_Task prompt_
Compute the number of lines in the following data that include the word "start", and output that number alone.

_Records for the task_
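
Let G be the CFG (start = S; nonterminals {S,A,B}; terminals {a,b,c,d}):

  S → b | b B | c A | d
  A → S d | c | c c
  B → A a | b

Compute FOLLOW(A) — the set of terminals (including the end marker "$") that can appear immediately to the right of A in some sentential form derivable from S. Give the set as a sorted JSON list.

FIRST iteration:
pass 1:
  A via A→c: +{c}
  B via B→A a: +{c}
  B via B→b: +{b}
  S via S→b: +{b}
  S via S→c A: +{c}
  S via S→d: +{d}
  FIRST(S)={b,c,d}  FIRST(A)={c}  FIRST(B)={b,c}
pass 2:
  A via A→S d: +{b,d}
  B via B→A a: +{d}
  FIRST(S)={b,c,d}  FIRST(A)={b,c,d}  FIRST(B)={b,c,d}
pass 3: (stable)
  FIRST(S)={b,c,d}  FIRST(A)={b,c,d}  FIRST(B)={b,c,d}

FOLLOW sets:
FOLLOW(S) := {$}
[1]
  A→S d: FOLLOW(S) ⊇ FIRST(d) = {d}; new: +{d}
  B→A a: FOLLOW(A) ⊇ FIRST(a) = {a}; new: +{a}
  S→b B: FOLLOW(B) ⊇ FOLLOW(S) ⊇ {$,d}; new: +{$,d}
  S→c A: FOLLOW(A) ⊇ FOLLOW(S) ⊇ {$,d}; new: +{$,d}
  S: {$,d}  A: {$,a,d}  B: {$,d}
[2] (stable)
  S: {$,d}  A: {$,a,d}  B: {$,d}

FOLLOW(A) = ["$", "a", "d"]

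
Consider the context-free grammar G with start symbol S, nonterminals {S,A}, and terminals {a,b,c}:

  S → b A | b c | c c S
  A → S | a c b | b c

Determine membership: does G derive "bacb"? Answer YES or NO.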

_Output below_
2